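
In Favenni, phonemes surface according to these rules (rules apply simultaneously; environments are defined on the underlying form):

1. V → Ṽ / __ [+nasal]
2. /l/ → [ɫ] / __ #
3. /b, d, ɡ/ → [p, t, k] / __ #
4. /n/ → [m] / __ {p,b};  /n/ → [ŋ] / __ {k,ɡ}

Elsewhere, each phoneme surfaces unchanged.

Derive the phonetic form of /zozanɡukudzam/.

[zozãŋɡukudzãm]

/z/ (word-initial): no rule targets it → [z].
/o/ (between /z/ and /z/): rule 1 targets it, but not before a nasal consonant → unchanged [o].
/z/ — not in any rule's target class → [z].
/a/ (between /z/ and /n/): before a nasal consonant, so rule 1 applies → [ã].
/n/ (between /a/ and /ɡ/): before a labial or velar stop, so rule 4 applies → [ŋ].
/ɡ/ — between /n/ and /u/; rule 3 does not apply here → [ɡ].
/u/ — between /ɡ/ and /k/; rule 1 does not apply here → [u].
/k/ (between /u/ and /u/) is unaffected → [k].
/u/ (between /k/ and /d/) fails the environment for rule 1, so it stays [u].
/d/ (between /u/ and /z/): rule 3 targets it, but not word-finally → unchanged [d].
/z/ stays [z].
/a/ (between /z/ and /m/): before a nasal consonant, so rule 1 applies → [ã].
/m/ — not in any rule's target class → [m].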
----------
■ **TASK**
Could you write out the material above exactly as it appears?

■ **EXERCISE RESPONSE**
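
In Favenni, phonemes surface according to these rules (rules apply simultaneously; environments are defined on the underlying form):

1. V → Ṽ / __ [+nasal]
2. /l/ → [ɫ] / __ #
3. /b, d, ɡ/ → [p, t, k] / __ #
4. /n/ → [m] / __ {p,b};  /n/ → [ŋ] / __ {k,ɡ}

Elsewhere, each phoneme surfaces unchanged.

Derive the phonetic form of /zozanɡukudzam/.

[zozãŋɡukudzãm]

/z/ (word-initial): no rule targets it → [z].
/o/ (between /z/ and /z/): rule 1 targets it, but not before a nasal consonant → unchanged [o].
/z/ — not in any rule's target class → [z].
/a/ (between /z/ and /n/): before a nasal consonant, so rule 1 applies → [ã].
/n/ (between /a/ and /ɡ/): before a labial or velar stop, so rule 4 applies → [ŋ].
/ɡ/ — between /n/ and /u/; rule 3 does not apply here → [ɡ].
/u/ — between /ɡ/ and /k/; rule 1 does not apply here → [u].
/k/ (between /u/ and /u/) is unaffected → [k].
/u/ (between /k/ and /d/) fails the environment for rule 1, so it stays [u].
/d/ (between /u/ and /z/): rule 3 targets it, but not word-finally → unchanged [d].
/z/ stays [z].
/a/ (between /z/ and /m/): before a nasal consonant, so rule 1 applies → [ã].
/m/ — not in any rule's target class → [m].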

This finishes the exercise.